== SOURCE INFORMATION ==

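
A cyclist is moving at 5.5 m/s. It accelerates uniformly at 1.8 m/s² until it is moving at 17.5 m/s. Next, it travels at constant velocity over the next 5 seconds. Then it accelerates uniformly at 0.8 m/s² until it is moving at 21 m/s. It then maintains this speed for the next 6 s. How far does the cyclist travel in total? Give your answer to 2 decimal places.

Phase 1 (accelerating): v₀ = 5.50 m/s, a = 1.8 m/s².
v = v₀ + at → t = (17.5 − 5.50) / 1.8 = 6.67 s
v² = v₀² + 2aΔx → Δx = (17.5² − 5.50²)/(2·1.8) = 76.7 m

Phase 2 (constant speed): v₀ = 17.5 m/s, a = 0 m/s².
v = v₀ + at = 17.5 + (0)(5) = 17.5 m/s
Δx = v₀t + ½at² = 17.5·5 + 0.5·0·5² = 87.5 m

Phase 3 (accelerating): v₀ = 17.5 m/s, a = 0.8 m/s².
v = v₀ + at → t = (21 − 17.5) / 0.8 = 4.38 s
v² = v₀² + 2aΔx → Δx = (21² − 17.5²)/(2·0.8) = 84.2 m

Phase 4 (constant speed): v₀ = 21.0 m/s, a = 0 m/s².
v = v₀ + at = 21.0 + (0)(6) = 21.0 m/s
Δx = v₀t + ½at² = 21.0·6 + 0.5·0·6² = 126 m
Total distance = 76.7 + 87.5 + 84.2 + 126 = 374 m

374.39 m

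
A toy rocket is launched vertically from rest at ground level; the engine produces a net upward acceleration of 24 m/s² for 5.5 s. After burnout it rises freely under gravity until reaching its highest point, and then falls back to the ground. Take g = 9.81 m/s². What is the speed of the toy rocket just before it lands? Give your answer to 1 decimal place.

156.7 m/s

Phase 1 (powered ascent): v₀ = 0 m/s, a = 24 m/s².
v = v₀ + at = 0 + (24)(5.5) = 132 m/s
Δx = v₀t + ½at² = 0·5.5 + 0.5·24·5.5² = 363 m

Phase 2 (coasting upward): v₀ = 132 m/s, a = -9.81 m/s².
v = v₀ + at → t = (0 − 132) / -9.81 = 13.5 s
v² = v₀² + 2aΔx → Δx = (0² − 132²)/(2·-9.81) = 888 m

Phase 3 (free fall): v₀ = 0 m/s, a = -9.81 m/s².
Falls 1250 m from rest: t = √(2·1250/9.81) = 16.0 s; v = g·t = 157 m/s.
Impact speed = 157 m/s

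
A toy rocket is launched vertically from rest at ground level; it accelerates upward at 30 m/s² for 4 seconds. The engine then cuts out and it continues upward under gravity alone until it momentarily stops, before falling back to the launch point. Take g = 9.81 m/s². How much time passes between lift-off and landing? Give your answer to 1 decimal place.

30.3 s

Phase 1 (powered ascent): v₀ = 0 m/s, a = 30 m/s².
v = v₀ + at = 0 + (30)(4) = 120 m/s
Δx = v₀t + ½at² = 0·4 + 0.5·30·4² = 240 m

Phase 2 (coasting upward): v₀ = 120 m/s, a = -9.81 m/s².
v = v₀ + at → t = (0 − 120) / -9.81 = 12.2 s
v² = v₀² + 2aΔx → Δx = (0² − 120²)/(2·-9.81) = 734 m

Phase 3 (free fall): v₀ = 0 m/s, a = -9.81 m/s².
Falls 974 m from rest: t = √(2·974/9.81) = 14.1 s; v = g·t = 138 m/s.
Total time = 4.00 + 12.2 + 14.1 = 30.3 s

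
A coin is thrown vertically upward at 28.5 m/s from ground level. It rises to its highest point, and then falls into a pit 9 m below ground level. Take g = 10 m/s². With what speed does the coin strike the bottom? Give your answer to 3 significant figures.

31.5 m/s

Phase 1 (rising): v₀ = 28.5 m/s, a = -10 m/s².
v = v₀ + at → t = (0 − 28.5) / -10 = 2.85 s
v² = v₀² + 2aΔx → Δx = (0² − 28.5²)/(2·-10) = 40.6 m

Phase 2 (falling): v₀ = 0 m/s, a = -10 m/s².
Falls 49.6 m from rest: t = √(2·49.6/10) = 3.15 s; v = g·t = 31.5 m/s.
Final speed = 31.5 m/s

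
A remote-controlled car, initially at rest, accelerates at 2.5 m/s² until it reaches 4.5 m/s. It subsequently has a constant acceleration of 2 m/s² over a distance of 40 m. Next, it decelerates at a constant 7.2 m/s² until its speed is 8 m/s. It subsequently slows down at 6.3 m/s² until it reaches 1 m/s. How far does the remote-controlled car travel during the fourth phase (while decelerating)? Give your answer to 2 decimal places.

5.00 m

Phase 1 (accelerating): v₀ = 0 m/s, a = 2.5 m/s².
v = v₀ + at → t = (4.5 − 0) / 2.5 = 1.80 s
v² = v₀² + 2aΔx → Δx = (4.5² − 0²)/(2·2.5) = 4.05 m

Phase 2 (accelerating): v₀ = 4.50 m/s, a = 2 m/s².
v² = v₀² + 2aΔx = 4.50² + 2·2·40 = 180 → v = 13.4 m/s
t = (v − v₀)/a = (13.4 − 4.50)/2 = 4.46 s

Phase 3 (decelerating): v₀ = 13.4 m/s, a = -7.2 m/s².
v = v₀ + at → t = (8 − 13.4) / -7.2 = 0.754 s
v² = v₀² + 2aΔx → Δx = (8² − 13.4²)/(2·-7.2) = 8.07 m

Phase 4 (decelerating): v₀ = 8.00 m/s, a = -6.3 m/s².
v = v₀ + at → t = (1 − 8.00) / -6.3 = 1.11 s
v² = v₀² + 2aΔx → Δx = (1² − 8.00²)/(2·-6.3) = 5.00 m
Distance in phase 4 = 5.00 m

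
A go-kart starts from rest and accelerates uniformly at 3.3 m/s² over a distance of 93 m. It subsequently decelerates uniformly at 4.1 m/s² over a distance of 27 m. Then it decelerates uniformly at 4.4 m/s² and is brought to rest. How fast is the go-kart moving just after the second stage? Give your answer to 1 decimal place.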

===
== SOURCE INFORMATION ==

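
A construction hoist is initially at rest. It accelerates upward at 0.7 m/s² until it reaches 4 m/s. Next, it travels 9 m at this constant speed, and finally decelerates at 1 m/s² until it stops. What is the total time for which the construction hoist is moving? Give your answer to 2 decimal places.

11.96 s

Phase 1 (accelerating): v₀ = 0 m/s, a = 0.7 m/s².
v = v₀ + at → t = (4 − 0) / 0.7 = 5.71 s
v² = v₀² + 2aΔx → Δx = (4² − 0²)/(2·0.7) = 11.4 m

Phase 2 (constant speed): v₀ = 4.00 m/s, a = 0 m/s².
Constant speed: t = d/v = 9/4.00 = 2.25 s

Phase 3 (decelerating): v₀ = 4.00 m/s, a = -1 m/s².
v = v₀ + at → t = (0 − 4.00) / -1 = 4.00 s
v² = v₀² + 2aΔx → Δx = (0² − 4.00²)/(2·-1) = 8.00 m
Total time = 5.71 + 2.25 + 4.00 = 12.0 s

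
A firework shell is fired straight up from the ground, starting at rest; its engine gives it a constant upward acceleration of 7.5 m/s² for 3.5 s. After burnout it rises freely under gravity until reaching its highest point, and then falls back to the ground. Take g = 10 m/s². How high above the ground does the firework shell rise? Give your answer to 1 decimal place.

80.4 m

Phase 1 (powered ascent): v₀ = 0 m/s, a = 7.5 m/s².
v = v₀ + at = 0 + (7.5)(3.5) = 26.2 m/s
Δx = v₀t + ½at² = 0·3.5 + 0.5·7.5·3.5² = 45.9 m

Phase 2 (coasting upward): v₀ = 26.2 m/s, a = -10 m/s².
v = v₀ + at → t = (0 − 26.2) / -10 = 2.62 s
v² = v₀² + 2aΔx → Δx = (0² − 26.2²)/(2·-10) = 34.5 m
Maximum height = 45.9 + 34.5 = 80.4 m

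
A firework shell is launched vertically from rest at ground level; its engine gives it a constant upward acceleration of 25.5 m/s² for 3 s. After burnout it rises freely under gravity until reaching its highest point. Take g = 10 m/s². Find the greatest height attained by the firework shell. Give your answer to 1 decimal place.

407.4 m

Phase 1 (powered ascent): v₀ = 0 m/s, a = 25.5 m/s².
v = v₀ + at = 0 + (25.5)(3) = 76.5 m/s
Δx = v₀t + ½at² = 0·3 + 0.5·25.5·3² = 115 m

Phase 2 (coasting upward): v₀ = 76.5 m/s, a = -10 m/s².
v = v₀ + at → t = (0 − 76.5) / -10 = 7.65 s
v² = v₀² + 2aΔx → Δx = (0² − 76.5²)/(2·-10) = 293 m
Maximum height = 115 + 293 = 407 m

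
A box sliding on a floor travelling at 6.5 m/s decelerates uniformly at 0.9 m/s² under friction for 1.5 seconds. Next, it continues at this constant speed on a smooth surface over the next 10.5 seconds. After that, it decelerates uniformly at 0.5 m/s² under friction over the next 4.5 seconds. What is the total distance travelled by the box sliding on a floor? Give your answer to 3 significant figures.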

===
== SOURCE INFORMATION ==

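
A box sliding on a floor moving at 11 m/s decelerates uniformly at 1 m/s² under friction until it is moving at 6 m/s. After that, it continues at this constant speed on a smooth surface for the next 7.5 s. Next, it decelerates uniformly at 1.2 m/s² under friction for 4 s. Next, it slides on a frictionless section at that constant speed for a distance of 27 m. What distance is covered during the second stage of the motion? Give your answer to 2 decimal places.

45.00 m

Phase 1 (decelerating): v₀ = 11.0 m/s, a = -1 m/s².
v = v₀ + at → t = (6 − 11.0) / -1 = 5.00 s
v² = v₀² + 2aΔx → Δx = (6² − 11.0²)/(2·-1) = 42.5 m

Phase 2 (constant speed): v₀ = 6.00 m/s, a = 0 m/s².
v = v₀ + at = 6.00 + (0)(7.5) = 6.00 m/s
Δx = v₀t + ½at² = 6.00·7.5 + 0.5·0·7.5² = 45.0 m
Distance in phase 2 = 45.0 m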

===

→ YOUR ASSIGNMENT
Go through the listing above and write out exactly the lines starting with the one holding "A firework shell is fired" and running through the one holding "A box sliding on a floor travelling", ends included, and no others.

→ EXERCISE OUTPUT
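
A firework shell is fired straight up from the ground, starting at rest; its engine gives it a constant upward acceleration of 7.5 m/s² for 3.5 s. After burnout it rises freely under gravity until reaching its highest point, and then falls back to the ground. Take g = 10 m/s². How high above the ground does the firework shell rise? Give your answer to 1 decimal place.

80.4 m

Phase 1 (powered ascent): v₀ = 0 m/s, a = 7.5 m/s².
v = v₀ + at = 0 + (7.5)(3.5) = 26.2 m/s
Δx = v₀t + ½at² = 0·3.5 + 0.5·7.5·3.5² = 45.9 m

Phase 2 (coasting upward): v₀ = 26.2 m/s, a = -10 m/s².
v = v₀ + at → t = (0 − 26.2) / -10 = 2.62 s
v² = v₀² + 2aΔx → Δx = (0² − 26.2²)/(2·-10) = 34.5 m
Maximum height = 45.9 + 34.5 = 80.4 m

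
A firework shell is launched vertically from rest at ground level; its engine gives it a constant upward acceleration of 25.5 m/s² for 3 s. After burnout it rises freely under gravity until reaching its highest point. Take g = 10 m/s². Find the greatest height attained by the firework shell. Give your answer to 1 decimal place.

407.4 m

Phase 1 (powered ascent): v₀ = 0 m/s, a = 25.5 m/s².
v = v₀ + at = 0 + (25.5)(3) = 76.5 m/s
Δx = v₀t + ½at² = 0·3 + 0.5·25.5·3² = 115 m

Phase 2 (coasting upward): v₀ = 76.5 m/s, a = -10 m/s².
v = v₀ + at → t = (0 − 76.5) / -10 = 7.65 s
v² = v₀² + 2aΔx → Δx = (0² − 76.5²)/(2·-10) = 293 m
Maximum height = 115 + 293 = 407 m

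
A box sliding on a floor travelling at 6.5 m/s decelerates uniformly at 0.9 m/s² under friction for 1.5 seconds. Next, it continues at this constant speed on a smooth surface over the next 10.5 seconds. After that, it decelerates uniformly at 0.5 m/s² under friction over the next 4.5 seconds. What is the total distance travelled by the box sliding on a floor? Give your answer to 3 significant figures.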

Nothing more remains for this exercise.